## Problem description
From the records below, extract only the lines running from the line with "Over all True/False assignments to e, f, q, list" to the line with "s \wedge \neg q\right)$", both lines included, reproducing them exactly.

## Materials provided
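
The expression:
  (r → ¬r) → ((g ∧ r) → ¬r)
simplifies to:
True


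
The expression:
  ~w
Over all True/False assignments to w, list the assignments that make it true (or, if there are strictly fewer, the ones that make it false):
is true only for:
  w=False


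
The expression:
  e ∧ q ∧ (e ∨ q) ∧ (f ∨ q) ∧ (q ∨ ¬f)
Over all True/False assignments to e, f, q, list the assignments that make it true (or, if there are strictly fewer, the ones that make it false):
is true only for:
  e=True, f=False, q=True;
  e=True, f=True, q=True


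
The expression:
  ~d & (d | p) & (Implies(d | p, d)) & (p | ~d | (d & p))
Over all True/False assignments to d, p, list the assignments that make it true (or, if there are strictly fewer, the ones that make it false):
is never true.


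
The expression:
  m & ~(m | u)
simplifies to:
False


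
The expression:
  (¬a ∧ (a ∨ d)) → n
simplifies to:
a ∨ n ∨ ¬d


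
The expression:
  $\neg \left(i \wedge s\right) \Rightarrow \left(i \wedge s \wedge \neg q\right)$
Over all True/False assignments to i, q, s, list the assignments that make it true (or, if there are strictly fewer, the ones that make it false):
is true only for:
  i=True, q=False, s=True;
  i=True, q=True, s=True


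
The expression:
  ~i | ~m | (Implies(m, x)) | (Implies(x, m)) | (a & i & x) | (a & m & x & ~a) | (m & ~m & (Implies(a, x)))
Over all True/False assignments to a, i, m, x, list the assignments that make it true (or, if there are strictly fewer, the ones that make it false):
is always true.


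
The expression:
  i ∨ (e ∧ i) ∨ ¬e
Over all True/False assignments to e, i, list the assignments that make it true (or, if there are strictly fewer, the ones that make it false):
is false only for:
  e=True, i=False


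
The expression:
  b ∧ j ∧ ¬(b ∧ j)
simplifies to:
False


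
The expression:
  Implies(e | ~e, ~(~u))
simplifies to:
u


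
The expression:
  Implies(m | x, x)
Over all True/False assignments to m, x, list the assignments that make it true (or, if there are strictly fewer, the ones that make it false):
is false only for:
  m=True, x=False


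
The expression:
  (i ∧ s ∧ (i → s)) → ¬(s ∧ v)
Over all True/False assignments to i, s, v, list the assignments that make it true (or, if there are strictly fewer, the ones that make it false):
is false only for:
  i=True, s=True, v=True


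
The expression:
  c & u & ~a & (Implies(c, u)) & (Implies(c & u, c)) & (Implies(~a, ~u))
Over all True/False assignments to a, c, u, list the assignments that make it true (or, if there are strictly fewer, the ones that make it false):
is never true.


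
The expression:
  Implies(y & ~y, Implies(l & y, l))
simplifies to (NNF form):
True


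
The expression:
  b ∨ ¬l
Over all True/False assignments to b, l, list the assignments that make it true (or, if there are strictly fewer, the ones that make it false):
is false only for:
  b=False, l=True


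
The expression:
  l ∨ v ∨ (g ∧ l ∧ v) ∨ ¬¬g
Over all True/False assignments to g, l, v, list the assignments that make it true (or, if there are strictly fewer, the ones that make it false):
is false only for:
  g=False, l=False, v=False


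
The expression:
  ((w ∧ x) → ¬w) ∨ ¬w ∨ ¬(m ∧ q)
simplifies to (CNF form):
¬m ∨ ¬q ∨ ¬w ∨ ¬x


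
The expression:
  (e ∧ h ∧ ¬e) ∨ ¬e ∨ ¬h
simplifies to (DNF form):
¬e ∨ ¬h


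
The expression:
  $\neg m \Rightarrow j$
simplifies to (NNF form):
$j \vee m$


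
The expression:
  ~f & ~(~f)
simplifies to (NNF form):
False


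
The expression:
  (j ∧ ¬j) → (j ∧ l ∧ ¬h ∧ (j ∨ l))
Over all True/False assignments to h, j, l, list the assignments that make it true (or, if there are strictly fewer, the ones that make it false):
is always true.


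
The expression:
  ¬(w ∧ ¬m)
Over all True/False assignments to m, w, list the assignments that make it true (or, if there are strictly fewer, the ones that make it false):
is false only for:
  m=False, w=True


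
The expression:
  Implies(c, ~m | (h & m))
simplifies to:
h | ~c | ~m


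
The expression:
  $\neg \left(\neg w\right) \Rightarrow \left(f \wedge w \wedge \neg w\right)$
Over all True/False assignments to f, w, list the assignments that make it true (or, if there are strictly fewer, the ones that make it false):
is true only for:
  f=False, w=False;
  f=True, w=False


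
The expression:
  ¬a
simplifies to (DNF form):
¬a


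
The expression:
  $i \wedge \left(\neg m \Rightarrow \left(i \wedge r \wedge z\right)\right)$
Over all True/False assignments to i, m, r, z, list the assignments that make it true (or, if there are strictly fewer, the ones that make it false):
is true only for:
  i=True, m=False, r=True, z=True;
  i=True, m=True, r=False, z=False;
  i=True, m=True, r=False, z=True;
  i=True, m=True, r=True, z=False;
  i=True, m=True, r=True, z=True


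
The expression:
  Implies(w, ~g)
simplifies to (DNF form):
~g | ~w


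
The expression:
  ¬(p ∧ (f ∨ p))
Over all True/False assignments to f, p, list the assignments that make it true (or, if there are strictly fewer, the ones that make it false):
is true only for:
  f=False, p=False;
  f=True, p=False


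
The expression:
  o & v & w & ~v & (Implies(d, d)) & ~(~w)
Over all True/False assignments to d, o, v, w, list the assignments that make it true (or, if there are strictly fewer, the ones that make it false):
is never true.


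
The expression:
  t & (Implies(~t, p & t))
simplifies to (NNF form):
t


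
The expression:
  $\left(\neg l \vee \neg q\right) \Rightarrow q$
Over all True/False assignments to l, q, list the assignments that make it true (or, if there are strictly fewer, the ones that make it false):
is true only for:
  l=False, q=True;
  l=True, q=True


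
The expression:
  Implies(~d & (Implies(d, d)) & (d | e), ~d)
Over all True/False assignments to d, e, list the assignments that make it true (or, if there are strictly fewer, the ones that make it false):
is always true.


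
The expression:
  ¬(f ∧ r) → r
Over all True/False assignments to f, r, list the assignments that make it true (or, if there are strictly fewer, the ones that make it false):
is true only for:
  f=False, r=True;
  f=True, r=True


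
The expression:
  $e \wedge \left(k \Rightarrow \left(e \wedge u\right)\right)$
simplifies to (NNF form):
$e \wedge \left(u \vee \neg k\right)$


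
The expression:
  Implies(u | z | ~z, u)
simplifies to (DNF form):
u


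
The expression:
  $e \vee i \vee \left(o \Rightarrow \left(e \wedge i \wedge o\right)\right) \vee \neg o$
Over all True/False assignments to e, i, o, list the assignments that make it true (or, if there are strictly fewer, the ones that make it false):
is false only for:
  e=False, i=False, o=True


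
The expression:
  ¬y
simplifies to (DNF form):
¬y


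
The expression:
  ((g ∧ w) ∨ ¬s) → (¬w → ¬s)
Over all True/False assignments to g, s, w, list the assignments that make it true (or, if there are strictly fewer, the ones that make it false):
is always true.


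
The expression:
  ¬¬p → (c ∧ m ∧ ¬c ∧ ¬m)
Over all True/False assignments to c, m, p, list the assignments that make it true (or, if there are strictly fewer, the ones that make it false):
is true only for:
  c=False, m=False, p=False;
  c=False, m=True, p=False;
  c=True, m=False, p=False;
  c=True, m=True, p=False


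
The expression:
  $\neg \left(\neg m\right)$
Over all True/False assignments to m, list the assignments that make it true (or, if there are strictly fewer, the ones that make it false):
is true only for:
  m=True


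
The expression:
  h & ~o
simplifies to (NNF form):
h & ~o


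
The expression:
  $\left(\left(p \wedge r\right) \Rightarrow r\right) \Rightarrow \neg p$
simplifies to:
$\neg p$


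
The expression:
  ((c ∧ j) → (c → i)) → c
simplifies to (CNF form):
c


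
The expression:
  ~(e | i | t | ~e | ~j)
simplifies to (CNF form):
False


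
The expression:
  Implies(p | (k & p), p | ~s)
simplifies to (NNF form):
True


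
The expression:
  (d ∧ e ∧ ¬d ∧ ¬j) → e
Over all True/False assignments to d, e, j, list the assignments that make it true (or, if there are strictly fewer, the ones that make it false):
is always true.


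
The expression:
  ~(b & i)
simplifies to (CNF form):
~b | ~i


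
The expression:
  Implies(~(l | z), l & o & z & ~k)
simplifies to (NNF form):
l | z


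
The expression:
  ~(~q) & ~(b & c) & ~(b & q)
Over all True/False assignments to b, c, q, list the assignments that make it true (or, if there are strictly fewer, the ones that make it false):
is true only for:
  b=False, c=False, q=True;
  b=False, c=True, q=True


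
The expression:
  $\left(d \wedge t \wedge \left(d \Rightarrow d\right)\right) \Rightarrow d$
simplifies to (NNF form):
$\text{True}$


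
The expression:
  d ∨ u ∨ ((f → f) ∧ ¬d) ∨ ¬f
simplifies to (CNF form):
True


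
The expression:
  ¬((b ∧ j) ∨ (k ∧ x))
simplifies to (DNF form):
(¬b ∧ ¬k) ∨ (¬b ∧ ¬x) ∨ (¬j ∧ ¬k) ∨ (¬j ∧ ¬x)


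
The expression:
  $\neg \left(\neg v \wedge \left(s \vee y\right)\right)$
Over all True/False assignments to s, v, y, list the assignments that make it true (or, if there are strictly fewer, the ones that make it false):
is false only for:
  s=False, v=False, y=True;
  s=True, v=False, y=False;
  s=True, v=False, y=True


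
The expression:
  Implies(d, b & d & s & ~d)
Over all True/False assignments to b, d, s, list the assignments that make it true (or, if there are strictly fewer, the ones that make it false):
is true only for:
  b=False, d=False, s=False;
  b=False, d=False, s=True;
  b=True, d=False, s=False;
  b=True, d=False, s=True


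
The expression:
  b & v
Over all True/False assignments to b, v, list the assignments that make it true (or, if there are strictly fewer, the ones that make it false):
is true only for:
  b=True, v=True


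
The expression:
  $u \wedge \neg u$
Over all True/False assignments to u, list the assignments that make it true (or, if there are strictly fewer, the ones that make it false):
is never true.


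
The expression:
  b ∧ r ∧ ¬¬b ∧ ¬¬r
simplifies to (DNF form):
b ∧ r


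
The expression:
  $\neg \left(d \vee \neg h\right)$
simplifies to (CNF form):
$h \wedge \neg d$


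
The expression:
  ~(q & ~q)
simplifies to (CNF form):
True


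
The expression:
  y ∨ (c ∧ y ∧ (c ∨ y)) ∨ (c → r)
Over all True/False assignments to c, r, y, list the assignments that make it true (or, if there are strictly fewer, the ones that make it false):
is false only for:
  c=True, r=False, y=False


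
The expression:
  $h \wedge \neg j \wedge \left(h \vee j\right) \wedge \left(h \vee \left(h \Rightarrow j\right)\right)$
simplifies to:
$h \wedge \neg j$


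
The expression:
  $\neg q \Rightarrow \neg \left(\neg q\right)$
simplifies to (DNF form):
$q$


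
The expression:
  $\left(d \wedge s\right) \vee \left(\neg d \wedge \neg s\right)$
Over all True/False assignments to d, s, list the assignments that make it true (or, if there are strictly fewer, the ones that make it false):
is true only for:
  d=False, s=False;
  d=True, s=True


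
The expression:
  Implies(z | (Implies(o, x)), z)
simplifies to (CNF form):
(o | z) & (z | ~x)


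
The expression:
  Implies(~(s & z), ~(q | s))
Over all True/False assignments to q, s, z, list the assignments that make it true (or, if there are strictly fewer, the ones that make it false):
is true only for:
  q=False, s=False, z=False;
  q=False, s=False, z=True;
  q=False, s=True, z=True;
  q=True, s=True, z=True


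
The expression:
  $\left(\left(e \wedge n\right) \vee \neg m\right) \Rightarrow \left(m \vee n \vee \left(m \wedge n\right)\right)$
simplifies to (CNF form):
$m \vee n$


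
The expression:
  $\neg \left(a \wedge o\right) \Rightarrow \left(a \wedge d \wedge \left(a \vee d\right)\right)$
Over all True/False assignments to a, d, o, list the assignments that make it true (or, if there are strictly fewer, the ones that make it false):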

## Output below
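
Over all True/False assignments to e, f, q, list the assignments that make it true (or, if there are strictly fewer, the ones that make it false):
is true only for:
  e=True, f=False, q=True;
  e=True, f=True, q=True


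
The expression:
  ~d & (d | p) & (Implies(d | p, d)) & (p | ~d | (d & p))
Over all True/False assignments to d, p, list the assignments that make it true (or, if there are strictly fewer, the ones that make it false):
is never true.


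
The expression:
  m & ~(m | u)
simplifies to:
False


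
The expression:
  (¬a ∧ (a ∨ d)) → n
simplifies to:
a ∨ n ∨ ¬d


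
The expression:
  $\neg \left(i \wedge s\right) \Rightarrow \left(i \wedge s \wedge \neg q\right)$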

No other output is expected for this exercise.